*** Opening of Information supplied ***
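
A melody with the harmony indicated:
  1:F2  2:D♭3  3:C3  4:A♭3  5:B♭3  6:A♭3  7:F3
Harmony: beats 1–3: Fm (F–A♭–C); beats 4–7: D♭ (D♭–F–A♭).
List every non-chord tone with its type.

D♭3 (beat 2) — appoggiatura; B♭3 (beat 5) — neighbor tone.

The harmony at that moment is F minor triad (F, A♭, C); D♭3 is not a chord tone.
It is approached by leap up from F2 and left by step down to C3.
Leap in, step out — an appoggiatura.
The harmony at that moment is D♭ major triad (D♭, F, A♭); B♭3 is not a chord tone.
It is approached by step up from A♭3 and left by step down to A♭3.
Step away and step back to the same note — a neighbor tone (upper neighbor).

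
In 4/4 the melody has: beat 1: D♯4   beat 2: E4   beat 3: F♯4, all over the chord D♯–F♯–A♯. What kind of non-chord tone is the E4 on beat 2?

The harmony at that moment is D♯ minor triad (D♯, F♯, A♯); E4 is not a chord tone.
It is approached by step up from D♯4 and left by step up to F♯4.
Step in, step out in the same direction — a passing tone.

Passing tone.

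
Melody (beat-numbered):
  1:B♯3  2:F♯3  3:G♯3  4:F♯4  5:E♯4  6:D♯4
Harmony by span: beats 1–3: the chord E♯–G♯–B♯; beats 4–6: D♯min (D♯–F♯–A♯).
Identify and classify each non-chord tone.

The harmony at that moment is E♯ minor triad (E♯, G♯, B♯); F♯3 is not a chord tone.
It is approached by leap down from B♯3 and left by step up to G♯3.
Leap in, step out — an appoggiatura.
The harmony at that moment is D♯ minor triad (D♯, F♯, A♯); E♯4 is not a chord tone.
It is approached by step down from F♯4 and left by step down to D♯4.
Step in, step out in the same direction — a passing tone.

F♯3 (beat 2) — appoggiatura; E♯4 (beat 5) — passing tone.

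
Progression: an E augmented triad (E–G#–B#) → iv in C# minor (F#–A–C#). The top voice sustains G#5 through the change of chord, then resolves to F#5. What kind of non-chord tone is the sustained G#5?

The harmony at that moment is F# minor triad (F#, A, C#); G#5 is not a chord tone.
It is held over (the same pitch as the preceding G#5) and left by step down to F#5.
Held over from the previous chord and resolving down by step — a suspension.

G#5 is a suspension.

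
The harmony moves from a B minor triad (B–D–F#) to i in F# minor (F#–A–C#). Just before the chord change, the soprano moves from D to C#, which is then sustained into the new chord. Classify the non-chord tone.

C# is an anticipation.

The harmony at that moment is B minor triad (B, D, F#); C# is not a chord tone.
It is approached by step down from D and then sustained as the same pitch into the next harmony.
Arriving early and becoming a chord tone when the harmony changes — an anticipation.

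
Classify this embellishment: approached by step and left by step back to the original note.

Neighbor tone.

Approach: by step. Departure: by step in the opposite direction, back to the starting pitch.
Stepwise on both sides but reversing to return to the same chord tone — a neighbor tone. (Had it continued onward in the same direction it would be a passing tone instead.)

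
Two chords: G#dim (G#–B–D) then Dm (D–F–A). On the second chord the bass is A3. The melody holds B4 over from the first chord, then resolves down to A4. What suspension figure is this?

At the second chord the bass is A3. The suspended B4 lies a ninth above the bass; after resolving down by step to A4, the interval above the bass becomes an octave.
Suspension figures are named by those two intervals: 9–8.

9–8 suspension.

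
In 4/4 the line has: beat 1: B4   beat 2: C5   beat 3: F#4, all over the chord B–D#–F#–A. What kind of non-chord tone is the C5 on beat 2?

The harmony at that moment is B dominant seventh chord (B, D#, F#, A); C5 is not a chord tone.
It is approached by step up from B4 and left by leap down to F#4.
Step in, leap out, on a weak beat — an escape tone.

Escape tone.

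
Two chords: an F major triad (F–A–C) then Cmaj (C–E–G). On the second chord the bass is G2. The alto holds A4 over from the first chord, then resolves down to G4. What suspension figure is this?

9–8 suspension.

At the second chord the bass is G2. The suspended A4 lies a ninth above the bass; after resolving down by step to G4, the interval above the bass becomes an octave.
Suspension figures are named by those two intervals: 9–8.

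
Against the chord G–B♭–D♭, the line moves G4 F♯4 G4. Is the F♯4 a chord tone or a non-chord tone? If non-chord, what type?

Non-chord tone — a neighbor tone.

The harmony at that moment is G diminished triad (G, B♭, D♭); F♯4 is not a chord tone.
It is approached by step down from G4 and left by step up to G4.
Step away and step back to the same note — a neighbor tone (lower neighbor).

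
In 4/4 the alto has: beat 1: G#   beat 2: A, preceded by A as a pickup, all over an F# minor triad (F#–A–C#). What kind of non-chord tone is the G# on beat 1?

The harmony at that moment is F# minor triad (F#, A, C#); G# is not a chord tone.
It is approached by step down from A and left by step up to A.
Step away and step back to the same note — a neighbor tone (lower neighbor).

Lower neighbor tone.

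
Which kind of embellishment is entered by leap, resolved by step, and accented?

Appoggiatura.

Approach: by leap. Departure: by step. Metric position: strong.
Leap in, step out, in a metrically strong position — an appoggiatura. (It is the mirror image of the escape tone, which steps in and leaps out from a weak position.)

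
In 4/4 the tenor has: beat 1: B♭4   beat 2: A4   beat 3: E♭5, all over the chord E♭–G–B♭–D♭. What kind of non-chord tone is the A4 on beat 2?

Escape tone.

The harmony at that moment is E♭ dominant seventh chord (E♭, G, B♭, D♭); A4 is not a chord tone.
It is approached by step down from B♭4 and left by leap up to E♭5.
Step in, leap out, on a weak beat — an escape tone.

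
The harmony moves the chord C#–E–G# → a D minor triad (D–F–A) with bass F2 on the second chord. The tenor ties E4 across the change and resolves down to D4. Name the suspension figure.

7–6 suspension.

At the second chord the bass is F2. The suspended E4 lies a seventh above the bass; after resolving down by step to D4, the interval above the bass becomes a sixth.
Suspension figures are named by those two intervals: 7–6.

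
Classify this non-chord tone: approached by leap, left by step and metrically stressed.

Appoggiatura.

Approach: by leap. Departure: by step. Metric position: strong.
Leap in, step out, in a metrically strong position — an appoggiatura. (It is the mirror image of the escape tone, which steps in and leaps out from a weak position.)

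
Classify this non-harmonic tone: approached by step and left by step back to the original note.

Approach: by step. Departure: by step in the opposite direction, back to the starting pitch.
Stepwise on both sides but reversing to return to the same chord tone — a neighbor tone. (Had it continued onward in the same direction it would be a passing tone instead.)

Neighbor tone.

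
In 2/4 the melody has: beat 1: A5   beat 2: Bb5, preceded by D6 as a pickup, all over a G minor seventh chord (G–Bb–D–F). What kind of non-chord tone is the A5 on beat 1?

Appoggiatura.

The harmony at that moment is G minor seventh chord (G, Bb, D, F); A5 is not a chord tone.
It is approached by leap down from D6 and left by step up to Bb5.
Leap in, step out, metrically accented — an appoggiatura.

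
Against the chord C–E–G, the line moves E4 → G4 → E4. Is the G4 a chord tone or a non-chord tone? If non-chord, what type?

Chord tone (the fifth of C major triad).

C major triad contains C, E, G; G is the fifth, so it is a chord tone.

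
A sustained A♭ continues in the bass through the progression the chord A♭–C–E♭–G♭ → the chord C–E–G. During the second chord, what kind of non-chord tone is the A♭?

Pedal tone (pedal point).

The harmony at that moment is C major triad (C, E, G); A♭ is not a chord tone.
It is held over (the same pitch as the preceding A♭) and then sustained as the same pitch into the next harmony.
Sustained through a change of harmony — a pedal tone.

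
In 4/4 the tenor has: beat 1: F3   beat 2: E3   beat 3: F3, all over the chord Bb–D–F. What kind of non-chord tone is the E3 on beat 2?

Lower neighbor tone.

The harmony at that moment is Bb major triad (Bb, D, F); E3 is not a chord tone.
It is approached by step down from F3 and left by step up to F3.
Step away and step back to the same note — a neighbor tone (lower neighbor).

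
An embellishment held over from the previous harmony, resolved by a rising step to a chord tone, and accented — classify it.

Approach: by preparation — the pitch is first a chord tone, then held (tied or repeated) while the harmony changes under it. Departure: up by step. Metric position: strong.
A prepared dissonance that resolves upward by step — a retardation. (The same figure resolving downward would be a suspension.)

Retardation.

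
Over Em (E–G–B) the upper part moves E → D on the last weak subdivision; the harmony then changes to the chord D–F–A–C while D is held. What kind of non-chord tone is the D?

The harmony at that moment is E minor triad (E, G, B); D is not a chord tone.
It is approached by step down from E and then sustained as the same pitch into the next harmony.
Arriving early and becoming a chord tone when the harmony changes — an anticipation.

D is an anticipation.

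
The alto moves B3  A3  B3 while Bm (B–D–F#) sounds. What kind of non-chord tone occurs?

The harmony at that moment is B minor triad (B, D, F#); A3 is not a chord tone.
It is approached by step down from B3 and left by step up to B3.
Step away and step back to the same note — a neighbor tone (lower neighbor).

A3 is a neighbor tone.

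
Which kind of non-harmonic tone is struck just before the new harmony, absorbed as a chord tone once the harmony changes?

Anticipation.

Approach: ahead of the chord change (typically by step), so it is dissonant against the current harmony. Departure: none — the same pitch is restated or held and is a chord tone of the new harmony.
Dissonant first, consonant once the harmony catches up: the note simply arrives early — an anticipation. (The reverse timing, consonant first and dissonant after the change, would be a suspension or retardation.)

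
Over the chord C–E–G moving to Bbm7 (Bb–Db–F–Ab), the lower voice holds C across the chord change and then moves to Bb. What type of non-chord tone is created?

The harmony at that moment is Bb minor seventh chord (Bb, Db, F, Ab); C is not a chord tone.
It is held over (the same pitch as the preceding C) and left by step down to Bb.
Held over from the previous chord and resolving down by step — a suspension.

C is a suspension.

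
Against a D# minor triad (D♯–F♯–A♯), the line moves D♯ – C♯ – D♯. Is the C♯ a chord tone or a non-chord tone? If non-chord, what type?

The harmony at that moment is D♯ minor triad (D♯, F♯, A♯); C♯ is not a chord tone.
It is approached by step down from D♯ and left by step up to D♯.
Step away and step back to the same note — a neighbor tone (lower neighbor).

Non-chord tone — a neighbor tone.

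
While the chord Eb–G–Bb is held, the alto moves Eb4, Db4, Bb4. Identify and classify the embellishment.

Db4 is an escape tone.

The harmony at that moment is Eb major triad (Eb, G, Bb); Db4 is not a chord tone.
It is approached by step down from Eb4 and left by leap up to Bb4.
Step in, leap out — an escape tone.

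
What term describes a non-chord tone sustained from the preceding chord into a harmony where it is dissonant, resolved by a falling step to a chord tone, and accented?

Approach: by preparation — the pitch is first a chord tone, then held (tied or repeated) while the harmony changes under it. Departure: down by step. Metric position: strong.
A prepared dissonance that resolves downward by step — a suspension. (The same figure resolving upward would be a retardation.)

Suspension.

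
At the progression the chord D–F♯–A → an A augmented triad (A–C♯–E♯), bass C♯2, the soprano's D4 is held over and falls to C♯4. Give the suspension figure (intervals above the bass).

9–8 suspension.

At the second chord the bass is C♯2. The suspended D4 lies a ninth above the bass; after resolving down by step to C♯4, the interval above the bass becomes an octave.
Suspension figures are named by those two intervals: 9–8.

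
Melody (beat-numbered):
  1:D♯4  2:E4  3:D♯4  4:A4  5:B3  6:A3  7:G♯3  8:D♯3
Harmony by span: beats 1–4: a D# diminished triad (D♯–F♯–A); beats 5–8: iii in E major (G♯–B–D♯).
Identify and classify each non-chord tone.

The harmony at that moment is D♯ diminished triad (D♯, F♯, A); E4 is not a chord tone.
It is approached by step up from D♯4 and left by step down to D♯4.
Step away and step back to the same note — a neighbor tone (upper neighbor).
The harmony at that moment is G♯ minor triad (G♯, B, D♯); A3 is not a chord tone.
It is approached by step down from B3 and left by step down to G♯3.
Step in, step out in the same direction — a passing tone.

E4 (beat 2) — neighbor tone; A3 (beat 6) — passing tone.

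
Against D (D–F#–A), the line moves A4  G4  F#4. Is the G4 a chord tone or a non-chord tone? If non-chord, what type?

The harmony at that moment is D major triad (D, F#, A); G4 is not a chord tone.
It is approached by step down from A4 and left by step down to F#4.
Step in, step out in the same direction — a passing tone.

Non-chord tone — a passing tone.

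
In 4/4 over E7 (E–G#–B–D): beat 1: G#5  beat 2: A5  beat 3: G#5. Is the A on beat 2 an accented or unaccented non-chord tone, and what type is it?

Unaccented neighbor tone.

The harmony at that moment is E dominant seventh chord (E, G#, B, D); A5 is not a chord tone.
It is approached by step up from G#5 and left by step down to G#5.
Step away and step back to the same note — a neighbor tone (upper neighbor).
It falls on a weak beat, so it is unaccented.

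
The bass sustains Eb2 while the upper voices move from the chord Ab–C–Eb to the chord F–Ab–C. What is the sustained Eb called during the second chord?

Pedal tone (pedal point).

The harmony at that moment is F minor triad (F, Ab, C); Eb2 is not a chord tone.
It is held over (the same pitch as the preceding Eb2) and then sustained as the same pitch into the next harmony.
Sustained through a change of harmony — a pedal tone.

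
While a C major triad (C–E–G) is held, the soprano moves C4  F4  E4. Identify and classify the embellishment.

The harmony at that moment is C major triad (C, E, G); F4 is not a chord tone.
It is approached by leap up from C4 and left by step down to E4.
Leap in, step out — an appoggiatura.

F4 is an appoggiatura.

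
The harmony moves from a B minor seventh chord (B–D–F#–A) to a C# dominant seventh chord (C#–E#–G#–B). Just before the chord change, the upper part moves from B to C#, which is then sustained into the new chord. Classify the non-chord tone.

C# is an anticipation.

The harmony at that moment is B minor seventh chord (B, D, F#, A); C# is not a chord tone.
It is approached by step up from B and then sustained as the same pitch into the next harmony.
Arriving early and becoming a chord tone when the harmony changes — an anticipation.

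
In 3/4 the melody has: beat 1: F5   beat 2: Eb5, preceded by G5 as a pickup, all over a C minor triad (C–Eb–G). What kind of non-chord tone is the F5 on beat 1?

Passing tone.

The harmony at that moment is C minor triad (C, Eb, G); F5 is not a chord tone.
It is approached by step down from G5 and left by step down to Eb5.
Step in, step out in the same direction — a passing tone.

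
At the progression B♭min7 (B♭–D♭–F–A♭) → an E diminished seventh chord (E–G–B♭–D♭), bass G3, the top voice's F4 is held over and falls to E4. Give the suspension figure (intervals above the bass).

7–6 suspension.

At the second chord the bass is G3. The suspended F4 lies a seventh above the bass; after resolving down by step to E4, the interval above the bass becomes a sixth.
Suspension figures are named by those two intervals: 7–6.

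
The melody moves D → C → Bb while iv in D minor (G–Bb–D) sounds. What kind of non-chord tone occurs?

The harmony at that moment is G minor triad (G, Bb, D); C is not a chord tone.
It is approached by step down from D and left by step down to Bb.
Step in, step out in the same direction — a passing tone.

C is a passing tone.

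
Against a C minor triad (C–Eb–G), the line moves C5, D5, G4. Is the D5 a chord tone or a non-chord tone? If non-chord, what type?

The harmony at that moment is C minor triad (C, Eb, G); D5 is not a chord tone.
It is approached by step up from C5 and left by leap down to G4.
Step in, leap out — an escape tone.

Non-chord tone — an escape tone.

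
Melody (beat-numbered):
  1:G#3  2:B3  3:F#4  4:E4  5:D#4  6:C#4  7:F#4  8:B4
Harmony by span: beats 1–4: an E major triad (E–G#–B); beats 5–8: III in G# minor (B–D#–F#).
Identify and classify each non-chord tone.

F#4 (beat 3) — appoggiatura; C#4 (beat 6) — escape tone.

The harmony at that moment is E major triad (E, G#, B); F#4 is not a chord tone.
It is approached by leap up from B3 and left by step down to E4.
Leap in, step out — an appoggiatura.
The harmony at that moment is B major triad (B, D#, F#); C#4 is not a chord tone.
It is approached by step down from D#4 and left by leap up to F#4.
Step in, leap out — an escape tone.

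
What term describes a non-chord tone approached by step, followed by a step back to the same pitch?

Approach: by step. Departure: by step in the opposite direction, back to the starting pitch.
Stepwise on both sides but reversing to return to the same chord tone — a neighbor tone. (Had it continued onward in the same direction it would be a passing tone instead.)

Neighbor tone.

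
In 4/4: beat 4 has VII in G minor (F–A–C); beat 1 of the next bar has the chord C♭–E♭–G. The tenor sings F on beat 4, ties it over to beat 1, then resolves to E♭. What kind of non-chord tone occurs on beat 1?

Suspension.

The harmony at that moment is C♭ augmented triad (C♭, E♭, G); F is not a chord tone.
It is held over (the same pitch as the preceding F) and left by step down to E♭.
Held over from the previous chord and resolving down by step — a suspension.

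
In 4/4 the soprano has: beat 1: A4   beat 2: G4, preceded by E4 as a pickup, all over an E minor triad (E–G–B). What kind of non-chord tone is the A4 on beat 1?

Appoggiatura.

The harmony at that moment is E minor triad (E, G, B); A4 is not a chord tone.
It is approached by leap up from E4 and left by step down to G4.
Leap in, step out, metrically accented — an appoggiatura.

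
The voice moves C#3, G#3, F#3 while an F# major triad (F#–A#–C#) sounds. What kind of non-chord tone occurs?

The harmony at that moment is F# major triad (F#, A#, C#); G#3 is not a chord tone.
It is approached by leap up from C#3 and left by step down to F#3.
Leap in, step out — an appoggiatura.

G#3 is an appoggiatura.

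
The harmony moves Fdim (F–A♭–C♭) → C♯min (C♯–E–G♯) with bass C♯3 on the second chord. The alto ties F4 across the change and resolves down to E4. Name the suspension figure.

At the second chord the bass is C♯3. The suspended F4 lies a fourth above the bass; after resolving down by step to E4, the interval above the bass becomes a third.
Suspension figures are named by those two intervals: 4–3.

4–3 suspension.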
*** Close of Information supplied ***
» **Exercise brief**
Each line above that contains the string "beats" should be identified and copied.

» **Output below**
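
Harmony: beats 1–3: Fm (F–A♭–C); beats 4–7: D♭ (D♭–F–A♭).
Harmony by span: beats 1–3: the chord E♯–G♯–B♯; beats 4–6: D♯min (D♯–F♯–A♯).
Harmony by span: beats 1–4: a D# diminished triad (D♯–F♯–A); beats 5–8: iii in E major (G♯–B–D♯).
Harmony by span: beats 1–4: an E major triad (E–G#–B); beats 5–8: III in G# minor (B–D#–F#).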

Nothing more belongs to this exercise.